EXERCISE GOAL:
Among the lines below, keep only those from the one containing "Answer: 2466679947074/61371465 ≈ 40193." through the one containing "Answer: I*√20582809720975623638/235223582 ≈", and reproduce them exactly.

RAW DATA:
· · · ·

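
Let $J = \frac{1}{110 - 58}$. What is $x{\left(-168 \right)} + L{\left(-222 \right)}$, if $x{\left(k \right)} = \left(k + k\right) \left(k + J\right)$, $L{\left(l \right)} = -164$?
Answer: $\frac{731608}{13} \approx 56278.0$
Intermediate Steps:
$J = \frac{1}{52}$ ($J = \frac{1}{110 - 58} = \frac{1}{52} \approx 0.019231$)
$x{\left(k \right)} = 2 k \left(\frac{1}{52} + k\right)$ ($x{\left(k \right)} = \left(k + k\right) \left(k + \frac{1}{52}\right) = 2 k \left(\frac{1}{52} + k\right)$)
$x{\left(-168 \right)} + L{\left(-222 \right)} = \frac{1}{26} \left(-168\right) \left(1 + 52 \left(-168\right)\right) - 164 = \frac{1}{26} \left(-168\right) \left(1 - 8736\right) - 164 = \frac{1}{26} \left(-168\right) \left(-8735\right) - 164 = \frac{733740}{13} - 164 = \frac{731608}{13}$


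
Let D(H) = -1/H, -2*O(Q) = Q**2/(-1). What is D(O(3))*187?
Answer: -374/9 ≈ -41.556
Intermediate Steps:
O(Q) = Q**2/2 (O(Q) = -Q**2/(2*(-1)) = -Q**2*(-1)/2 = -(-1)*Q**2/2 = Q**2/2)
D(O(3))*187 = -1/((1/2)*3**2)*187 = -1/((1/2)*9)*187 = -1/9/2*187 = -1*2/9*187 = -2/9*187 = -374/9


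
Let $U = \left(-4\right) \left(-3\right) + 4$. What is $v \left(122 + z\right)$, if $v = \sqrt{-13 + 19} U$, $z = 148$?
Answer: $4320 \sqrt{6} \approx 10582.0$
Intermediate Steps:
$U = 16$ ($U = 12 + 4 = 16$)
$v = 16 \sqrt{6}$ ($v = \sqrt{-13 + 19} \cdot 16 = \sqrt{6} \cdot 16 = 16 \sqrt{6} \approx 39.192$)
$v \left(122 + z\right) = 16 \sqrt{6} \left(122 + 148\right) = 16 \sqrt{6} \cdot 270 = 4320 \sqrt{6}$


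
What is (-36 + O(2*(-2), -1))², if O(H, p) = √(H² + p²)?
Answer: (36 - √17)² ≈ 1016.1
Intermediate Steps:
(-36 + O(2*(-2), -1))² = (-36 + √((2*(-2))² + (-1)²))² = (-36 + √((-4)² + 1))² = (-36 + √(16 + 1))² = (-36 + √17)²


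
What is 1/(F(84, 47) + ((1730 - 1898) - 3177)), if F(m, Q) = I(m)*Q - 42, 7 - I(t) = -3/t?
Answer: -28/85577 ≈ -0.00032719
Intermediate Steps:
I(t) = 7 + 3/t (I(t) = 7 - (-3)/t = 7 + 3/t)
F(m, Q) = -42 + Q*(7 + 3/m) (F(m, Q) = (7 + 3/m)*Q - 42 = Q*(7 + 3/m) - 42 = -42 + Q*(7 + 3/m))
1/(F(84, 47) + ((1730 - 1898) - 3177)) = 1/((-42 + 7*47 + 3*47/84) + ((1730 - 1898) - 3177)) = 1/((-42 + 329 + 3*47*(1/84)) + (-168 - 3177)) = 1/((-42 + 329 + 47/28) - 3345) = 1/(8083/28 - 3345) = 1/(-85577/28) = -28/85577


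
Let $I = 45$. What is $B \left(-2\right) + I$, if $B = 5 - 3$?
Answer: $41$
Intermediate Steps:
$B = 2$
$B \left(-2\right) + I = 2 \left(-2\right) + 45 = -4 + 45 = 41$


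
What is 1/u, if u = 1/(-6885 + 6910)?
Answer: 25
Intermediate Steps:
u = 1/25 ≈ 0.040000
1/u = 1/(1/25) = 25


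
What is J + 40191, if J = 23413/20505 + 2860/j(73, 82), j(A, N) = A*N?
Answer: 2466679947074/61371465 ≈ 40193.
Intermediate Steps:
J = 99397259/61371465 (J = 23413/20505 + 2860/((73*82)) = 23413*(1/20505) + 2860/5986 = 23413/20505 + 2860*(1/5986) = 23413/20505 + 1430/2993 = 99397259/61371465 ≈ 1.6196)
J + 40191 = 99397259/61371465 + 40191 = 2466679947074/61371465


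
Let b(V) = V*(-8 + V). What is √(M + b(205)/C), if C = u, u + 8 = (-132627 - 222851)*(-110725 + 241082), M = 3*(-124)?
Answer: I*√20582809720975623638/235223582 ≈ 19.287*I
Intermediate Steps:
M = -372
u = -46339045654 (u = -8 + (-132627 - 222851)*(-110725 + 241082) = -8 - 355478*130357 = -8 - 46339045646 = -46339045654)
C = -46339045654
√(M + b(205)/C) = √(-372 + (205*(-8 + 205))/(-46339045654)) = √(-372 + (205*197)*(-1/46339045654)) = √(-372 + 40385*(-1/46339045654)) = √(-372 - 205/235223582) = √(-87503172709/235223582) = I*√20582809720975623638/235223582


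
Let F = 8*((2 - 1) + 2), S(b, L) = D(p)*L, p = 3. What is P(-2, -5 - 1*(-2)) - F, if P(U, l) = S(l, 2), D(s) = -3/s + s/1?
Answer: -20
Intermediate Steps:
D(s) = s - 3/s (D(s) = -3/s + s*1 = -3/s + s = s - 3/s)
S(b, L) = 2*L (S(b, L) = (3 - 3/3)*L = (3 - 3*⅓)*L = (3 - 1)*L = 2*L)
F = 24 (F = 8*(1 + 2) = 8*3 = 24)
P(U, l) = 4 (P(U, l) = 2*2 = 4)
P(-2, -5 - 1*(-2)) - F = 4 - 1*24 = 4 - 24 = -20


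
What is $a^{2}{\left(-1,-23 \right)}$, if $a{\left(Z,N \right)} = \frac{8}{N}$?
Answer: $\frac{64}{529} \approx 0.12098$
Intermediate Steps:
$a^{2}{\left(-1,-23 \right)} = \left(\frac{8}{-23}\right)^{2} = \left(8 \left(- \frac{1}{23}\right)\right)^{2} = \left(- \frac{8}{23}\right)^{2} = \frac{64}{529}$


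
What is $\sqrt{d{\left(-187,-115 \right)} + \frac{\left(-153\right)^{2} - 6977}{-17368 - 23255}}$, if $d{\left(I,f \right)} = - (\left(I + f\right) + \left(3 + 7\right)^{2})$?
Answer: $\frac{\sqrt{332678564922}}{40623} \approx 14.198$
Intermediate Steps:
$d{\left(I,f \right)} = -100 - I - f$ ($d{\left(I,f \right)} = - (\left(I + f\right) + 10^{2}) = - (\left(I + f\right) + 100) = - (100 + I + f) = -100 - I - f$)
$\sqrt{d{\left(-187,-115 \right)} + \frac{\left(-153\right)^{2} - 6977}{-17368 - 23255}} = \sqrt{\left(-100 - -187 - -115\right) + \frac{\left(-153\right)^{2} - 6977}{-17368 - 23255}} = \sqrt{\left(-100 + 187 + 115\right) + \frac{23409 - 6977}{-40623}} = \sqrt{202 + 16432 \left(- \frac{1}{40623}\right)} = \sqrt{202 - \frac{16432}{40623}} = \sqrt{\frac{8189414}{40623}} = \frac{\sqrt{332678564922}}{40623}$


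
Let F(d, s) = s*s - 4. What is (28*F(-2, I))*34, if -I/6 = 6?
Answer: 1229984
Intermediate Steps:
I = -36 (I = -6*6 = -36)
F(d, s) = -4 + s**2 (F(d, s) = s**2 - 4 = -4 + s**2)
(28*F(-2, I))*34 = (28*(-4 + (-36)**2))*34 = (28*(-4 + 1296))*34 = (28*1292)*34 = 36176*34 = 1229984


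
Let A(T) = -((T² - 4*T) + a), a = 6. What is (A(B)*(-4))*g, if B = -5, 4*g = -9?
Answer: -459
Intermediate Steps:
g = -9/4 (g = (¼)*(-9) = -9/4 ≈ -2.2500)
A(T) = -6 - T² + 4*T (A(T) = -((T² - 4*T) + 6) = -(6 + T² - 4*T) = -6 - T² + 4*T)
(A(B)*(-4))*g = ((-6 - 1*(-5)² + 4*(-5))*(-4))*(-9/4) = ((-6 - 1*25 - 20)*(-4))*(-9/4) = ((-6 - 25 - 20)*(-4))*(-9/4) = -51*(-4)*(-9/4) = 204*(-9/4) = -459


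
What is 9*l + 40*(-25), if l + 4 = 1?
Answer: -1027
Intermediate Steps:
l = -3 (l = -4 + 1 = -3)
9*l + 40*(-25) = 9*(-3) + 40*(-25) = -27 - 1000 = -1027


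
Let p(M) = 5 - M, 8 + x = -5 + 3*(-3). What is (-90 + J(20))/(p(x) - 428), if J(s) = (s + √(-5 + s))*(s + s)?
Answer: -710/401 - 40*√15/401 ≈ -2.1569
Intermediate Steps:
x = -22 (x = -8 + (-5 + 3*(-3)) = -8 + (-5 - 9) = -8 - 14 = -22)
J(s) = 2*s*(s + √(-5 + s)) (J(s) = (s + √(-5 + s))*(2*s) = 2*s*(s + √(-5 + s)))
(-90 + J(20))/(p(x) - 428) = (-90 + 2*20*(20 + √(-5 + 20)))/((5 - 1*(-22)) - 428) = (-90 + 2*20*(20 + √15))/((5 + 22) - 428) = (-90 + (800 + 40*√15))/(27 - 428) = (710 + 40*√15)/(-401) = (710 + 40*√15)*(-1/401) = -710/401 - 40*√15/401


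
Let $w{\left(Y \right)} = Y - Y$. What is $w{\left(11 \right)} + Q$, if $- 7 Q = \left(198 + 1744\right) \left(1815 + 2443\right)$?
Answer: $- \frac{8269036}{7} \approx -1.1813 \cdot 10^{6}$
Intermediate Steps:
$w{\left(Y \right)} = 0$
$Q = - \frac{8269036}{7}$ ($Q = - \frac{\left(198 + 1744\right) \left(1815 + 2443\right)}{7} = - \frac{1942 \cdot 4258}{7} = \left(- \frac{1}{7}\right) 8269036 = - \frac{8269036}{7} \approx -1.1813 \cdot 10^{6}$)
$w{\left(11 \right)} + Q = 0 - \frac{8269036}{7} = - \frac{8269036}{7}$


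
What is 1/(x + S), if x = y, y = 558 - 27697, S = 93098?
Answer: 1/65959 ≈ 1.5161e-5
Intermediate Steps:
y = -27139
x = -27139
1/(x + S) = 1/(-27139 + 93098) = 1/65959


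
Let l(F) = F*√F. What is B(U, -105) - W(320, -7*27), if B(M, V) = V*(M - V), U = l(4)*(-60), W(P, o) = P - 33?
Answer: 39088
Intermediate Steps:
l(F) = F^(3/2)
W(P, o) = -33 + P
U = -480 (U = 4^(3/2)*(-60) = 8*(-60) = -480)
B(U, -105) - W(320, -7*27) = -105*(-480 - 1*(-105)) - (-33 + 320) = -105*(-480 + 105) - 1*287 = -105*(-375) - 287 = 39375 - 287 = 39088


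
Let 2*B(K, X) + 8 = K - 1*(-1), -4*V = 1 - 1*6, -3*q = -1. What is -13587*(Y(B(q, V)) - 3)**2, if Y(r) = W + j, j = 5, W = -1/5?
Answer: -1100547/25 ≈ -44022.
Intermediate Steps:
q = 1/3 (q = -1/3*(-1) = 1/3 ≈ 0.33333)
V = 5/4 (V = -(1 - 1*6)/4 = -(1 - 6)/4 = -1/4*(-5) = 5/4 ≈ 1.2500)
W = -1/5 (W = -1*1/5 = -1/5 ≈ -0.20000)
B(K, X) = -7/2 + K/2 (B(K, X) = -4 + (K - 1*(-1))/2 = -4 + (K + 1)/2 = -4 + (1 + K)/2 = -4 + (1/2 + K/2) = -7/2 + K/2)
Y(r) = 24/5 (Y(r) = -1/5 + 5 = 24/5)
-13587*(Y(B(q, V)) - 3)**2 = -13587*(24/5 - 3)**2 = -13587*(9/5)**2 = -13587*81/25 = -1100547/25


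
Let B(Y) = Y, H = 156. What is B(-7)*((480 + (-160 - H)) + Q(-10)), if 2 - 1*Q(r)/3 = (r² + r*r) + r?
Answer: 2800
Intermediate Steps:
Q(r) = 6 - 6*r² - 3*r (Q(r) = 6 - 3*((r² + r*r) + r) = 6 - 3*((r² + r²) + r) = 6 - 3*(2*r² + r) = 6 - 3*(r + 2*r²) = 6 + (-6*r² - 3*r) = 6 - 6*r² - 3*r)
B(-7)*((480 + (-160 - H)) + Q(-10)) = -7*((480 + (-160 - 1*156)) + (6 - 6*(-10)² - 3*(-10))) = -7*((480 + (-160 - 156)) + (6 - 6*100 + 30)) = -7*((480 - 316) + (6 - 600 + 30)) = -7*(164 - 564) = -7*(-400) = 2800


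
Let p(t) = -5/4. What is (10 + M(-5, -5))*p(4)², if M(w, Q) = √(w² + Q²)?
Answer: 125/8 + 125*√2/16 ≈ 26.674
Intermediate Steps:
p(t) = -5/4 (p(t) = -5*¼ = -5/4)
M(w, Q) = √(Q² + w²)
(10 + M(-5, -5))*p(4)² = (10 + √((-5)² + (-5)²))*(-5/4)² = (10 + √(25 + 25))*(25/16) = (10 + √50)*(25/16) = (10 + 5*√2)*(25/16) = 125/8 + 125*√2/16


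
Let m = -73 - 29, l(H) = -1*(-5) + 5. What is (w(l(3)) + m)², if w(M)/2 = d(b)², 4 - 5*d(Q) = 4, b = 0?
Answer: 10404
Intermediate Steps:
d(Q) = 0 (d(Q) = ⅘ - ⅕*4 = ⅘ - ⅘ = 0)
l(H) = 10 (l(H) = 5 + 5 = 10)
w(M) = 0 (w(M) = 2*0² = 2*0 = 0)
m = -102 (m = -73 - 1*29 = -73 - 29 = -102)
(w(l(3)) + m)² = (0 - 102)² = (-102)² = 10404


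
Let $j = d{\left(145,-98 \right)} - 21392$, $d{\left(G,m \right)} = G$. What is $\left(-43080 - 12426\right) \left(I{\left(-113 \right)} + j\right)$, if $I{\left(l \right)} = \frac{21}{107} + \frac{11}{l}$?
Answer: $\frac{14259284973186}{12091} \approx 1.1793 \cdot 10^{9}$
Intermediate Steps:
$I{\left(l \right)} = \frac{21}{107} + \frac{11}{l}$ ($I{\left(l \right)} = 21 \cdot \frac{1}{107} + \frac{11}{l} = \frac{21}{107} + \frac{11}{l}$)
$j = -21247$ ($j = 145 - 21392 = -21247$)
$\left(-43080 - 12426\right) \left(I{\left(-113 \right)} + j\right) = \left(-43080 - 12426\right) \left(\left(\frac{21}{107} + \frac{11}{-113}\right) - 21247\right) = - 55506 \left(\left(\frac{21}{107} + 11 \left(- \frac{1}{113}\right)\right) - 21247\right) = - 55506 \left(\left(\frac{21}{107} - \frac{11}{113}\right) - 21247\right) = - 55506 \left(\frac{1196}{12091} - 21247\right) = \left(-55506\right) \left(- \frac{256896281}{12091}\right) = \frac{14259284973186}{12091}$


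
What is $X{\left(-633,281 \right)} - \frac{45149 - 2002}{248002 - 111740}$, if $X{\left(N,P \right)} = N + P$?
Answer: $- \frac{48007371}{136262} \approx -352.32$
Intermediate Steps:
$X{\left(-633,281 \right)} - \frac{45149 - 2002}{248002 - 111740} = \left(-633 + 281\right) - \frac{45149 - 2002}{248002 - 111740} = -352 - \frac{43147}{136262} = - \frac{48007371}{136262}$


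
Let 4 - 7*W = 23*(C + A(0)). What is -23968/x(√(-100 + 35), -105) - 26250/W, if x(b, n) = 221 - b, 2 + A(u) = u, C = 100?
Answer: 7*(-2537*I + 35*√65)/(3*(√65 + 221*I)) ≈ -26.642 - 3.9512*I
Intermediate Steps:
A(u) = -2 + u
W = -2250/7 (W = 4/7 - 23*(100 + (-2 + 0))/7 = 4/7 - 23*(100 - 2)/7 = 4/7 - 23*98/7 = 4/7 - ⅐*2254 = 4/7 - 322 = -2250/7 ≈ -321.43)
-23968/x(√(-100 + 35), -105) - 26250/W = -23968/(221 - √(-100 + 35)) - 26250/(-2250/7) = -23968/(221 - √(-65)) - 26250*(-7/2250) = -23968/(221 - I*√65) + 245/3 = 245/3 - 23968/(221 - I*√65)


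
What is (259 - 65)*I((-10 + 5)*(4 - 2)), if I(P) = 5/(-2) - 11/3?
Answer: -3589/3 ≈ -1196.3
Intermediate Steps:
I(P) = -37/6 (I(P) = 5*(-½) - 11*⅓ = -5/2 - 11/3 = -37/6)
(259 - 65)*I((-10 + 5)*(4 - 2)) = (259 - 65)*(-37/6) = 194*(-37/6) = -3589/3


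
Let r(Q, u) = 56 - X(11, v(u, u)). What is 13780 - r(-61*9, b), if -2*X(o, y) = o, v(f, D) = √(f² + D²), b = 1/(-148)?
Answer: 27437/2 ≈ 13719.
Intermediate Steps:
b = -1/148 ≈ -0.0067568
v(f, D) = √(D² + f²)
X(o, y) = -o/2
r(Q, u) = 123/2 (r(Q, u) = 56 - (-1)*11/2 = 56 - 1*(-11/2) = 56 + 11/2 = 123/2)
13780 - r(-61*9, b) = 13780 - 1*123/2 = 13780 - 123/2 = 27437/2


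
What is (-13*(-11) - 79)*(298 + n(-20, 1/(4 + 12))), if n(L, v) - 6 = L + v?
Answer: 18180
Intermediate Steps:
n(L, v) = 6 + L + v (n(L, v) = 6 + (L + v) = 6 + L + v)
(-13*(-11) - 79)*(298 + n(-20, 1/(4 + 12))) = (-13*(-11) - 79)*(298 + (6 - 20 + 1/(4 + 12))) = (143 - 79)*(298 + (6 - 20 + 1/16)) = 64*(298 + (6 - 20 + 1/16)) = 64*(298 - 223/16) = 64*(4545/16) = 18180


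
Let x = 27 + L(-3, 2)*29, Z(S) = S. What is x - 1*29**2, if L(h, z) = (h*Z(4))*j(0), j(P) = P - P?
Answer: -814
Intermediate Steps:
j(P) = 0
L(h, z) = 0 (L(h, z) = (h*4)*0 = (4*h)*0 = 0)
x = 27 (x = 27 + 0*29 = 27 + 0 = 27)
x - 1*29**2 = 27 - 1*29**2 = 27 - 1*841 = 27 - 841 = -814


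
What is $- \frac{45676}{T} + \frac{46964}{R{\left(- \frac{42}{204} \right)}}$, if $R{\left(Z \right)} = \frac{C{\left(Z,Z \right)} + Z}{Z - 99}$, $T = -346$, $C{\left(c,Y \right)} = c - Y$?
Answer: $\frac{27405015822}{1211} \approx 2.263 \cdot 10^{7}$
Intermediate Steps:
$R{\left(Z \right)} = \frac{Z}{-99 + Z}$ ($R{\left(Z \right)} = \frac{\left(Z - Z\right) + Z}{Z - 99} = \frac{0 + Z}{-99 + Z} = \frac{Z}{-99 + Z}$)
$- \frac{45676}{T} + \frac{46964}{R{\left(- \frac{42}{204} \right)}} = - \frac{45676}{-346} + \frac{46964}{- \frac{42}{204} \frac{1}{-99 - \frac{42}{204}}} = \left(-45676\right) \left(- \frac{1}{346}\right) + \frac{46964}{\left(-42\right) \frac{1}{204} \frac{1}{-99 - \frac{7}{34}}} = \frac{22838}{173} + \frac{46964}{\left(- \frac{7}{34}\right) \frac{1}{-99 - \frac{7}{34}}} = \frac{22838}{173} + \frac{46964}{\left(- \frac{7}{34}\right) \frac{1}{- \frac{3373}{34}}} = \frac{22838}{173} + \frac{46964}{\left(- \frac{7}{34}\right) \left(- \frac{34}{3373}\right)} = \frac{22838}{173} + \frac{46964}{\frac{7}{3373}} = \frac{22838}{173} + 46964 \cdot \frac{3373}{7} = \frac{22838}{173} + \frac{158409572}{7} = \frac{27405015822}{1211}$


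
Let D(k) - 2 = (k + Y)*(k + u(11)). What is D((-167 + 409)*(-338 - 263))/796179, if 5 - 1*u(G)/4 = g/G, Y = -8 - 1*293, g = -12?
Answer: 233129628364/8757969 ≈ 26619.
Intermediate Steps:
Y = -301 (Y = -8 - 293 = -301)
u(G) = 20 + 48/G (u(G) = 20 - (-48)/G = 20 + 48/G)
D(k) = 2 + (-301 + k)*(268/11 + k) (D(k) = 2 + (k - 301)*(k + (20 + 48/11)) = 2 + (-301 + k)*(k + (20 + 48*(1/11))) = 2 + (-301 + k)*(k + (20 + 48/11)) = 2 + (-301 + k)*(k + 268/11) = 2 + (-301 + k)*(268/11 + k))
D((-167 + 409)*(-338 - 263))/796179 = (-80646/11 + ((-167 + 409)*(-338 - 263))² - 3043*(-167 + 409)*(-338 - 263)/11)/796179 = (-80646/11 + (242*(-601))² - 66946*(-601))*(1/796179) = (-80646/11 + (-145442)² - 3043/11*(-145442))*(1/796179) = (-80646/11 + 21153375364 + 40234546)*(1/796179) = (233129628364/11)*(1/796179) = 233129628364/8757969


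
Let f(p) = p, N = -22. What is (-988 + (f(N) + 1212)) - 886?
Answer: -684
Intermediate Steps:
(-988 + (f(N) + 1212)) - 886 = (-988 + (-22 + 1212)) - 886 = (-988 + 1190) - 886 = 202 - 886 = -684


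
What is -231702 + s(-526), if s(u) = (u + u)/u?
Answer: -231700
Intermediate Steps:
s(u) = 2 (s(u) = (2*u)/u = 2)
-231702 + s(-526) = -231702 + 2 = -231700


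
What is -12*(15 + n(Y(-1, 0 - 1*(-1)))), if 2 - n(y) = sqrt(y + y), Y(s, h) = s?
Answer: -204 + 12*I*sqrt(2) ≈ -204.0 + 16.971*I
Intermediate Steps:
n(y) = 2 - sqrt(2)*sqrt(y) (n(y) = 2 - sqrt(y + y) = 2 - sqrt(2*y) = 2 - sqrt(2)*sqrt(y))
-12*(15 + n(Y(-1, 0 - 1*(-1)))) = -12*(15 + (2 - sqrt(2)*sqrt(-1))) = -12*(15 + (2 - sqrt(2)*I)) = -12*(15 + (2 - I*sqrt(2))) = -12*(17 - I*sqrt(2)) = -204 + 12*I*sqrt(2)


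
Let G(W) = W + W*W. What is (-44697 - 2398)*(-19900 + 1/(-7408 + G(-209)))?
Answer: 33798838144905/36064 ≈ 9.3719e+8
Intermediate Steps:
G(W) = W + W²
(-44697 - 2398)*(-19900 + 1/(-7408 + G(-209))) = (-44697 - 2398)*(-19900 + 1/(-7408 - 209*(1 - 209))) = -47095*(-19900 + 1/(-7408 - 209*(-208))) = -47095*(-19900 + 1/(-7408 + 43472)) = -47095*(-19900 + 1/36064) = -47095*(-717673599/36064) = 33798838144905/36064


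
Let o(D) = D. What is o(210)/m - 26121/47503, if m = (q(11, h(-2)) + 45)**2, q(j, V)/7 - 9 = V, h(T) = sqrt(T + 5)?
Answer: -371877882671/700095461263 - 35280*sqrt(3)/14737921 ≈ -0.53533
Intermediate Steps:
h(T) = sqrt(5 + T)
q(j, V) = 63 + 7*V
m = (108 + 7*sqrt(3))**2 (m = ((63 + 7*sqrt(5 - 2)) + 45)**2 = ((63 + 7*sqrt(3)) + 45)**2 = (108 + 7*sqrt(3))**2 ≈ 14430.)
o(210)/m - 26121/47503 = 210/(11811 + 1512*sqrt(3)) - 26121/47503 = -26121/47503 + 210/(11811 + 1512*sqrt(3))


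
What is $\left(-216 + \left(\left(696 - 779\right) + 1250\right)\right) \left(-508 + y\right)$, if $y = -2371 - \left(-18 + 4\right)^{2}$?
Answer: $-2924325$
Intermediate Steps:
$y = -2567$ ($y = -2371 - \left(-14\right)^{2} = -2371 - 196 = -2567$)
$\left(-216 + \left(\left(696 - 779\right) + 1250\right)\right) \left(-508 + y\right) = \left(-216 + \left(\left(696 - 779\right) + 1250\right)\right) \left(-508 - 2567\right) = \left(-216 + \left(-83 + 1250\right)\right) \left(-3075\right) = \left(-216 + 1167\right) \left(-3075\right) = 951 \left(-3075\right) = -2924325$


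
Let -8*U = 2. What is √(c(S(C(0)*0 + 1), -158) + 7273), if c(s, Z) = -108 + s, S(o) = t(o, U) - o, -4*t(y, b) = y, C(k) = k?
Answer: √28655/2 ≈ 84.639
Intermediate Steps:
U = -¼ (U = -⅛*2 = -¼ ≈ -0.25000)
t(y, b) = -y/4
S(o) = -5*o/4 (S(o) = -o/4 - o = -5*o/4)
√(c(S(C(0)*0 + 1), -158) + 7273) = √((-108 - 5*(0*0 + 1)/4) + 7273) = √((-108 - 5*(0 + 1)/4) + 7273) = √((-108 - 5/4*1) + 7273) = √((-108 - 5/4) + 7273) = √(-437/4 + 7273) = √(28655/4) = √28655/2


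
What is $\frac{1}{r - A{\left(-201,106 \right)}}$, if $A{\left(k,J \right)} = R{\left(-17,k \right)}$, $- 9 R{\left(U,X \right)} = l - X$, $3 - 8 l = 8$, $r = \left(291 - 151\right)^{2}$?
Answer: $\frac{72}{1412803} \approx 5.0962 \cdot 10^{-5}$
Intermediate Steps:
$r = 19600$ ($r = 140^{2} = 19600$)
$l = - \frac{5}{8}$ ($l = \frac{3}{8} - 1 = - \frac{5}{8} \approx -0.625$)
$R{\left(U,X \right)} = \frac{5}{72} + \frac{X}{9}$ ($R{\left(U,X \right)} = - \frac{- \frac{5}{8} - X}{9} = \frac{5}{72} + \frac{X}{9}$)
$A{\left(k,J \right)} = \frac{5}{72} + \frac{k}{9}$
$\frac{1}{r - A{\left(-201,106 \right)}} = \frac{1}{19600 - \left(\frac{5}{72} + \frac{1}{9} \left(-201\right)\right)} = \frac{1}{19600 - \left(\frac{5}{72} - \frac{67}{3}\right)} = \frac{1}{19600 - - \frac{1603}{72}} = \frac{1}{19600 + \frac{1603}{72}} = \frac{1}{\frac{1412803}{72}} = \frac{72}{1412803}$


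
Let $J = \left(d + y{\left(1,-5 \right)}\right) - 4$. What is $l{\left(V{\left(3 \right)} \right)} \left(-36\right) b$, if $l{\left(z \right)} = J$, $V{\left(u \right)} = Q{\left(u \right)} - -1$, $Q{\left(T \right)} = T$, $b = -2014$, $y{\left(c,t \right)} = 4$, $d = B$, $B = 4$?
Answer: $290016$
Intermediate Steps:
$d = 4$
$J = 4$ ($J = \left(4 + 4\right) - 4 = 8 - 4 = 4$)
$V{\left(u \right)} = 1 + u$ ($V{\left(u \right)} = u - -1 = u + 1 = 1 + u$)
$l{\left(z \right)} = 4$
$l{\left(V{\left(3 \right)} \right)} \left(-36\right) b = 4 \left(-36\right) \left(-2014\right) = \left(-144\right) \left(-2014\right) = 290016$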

· · · ·

EXPECTED ANSWER:
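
Answer: 2466679947074/61371465 ≈ 40193.
Intermediate Steps:
J = 99397259/61371465 (J = 23413/20505 + 2860/((73*82)) = 23413*(1/20505) + 2860/5986 = 23413/20505 + 2860*(1/5986) = 23413/20505 + 1430/2993 = 99397259/61371465 ≈ 1.6196)
J + 40191 = 99397259/61371465 + 40191 = 2466679947074/61371465


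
Let b(V) = V*(-8 + V). What is √(M + b(205)/C), if C = u, u + 8 = (-132627 - 222851)*(-110725 + 241082), M = 3*(-124)?
Answer: I*√20582809720975623638/235223582 ≈ 19.287*I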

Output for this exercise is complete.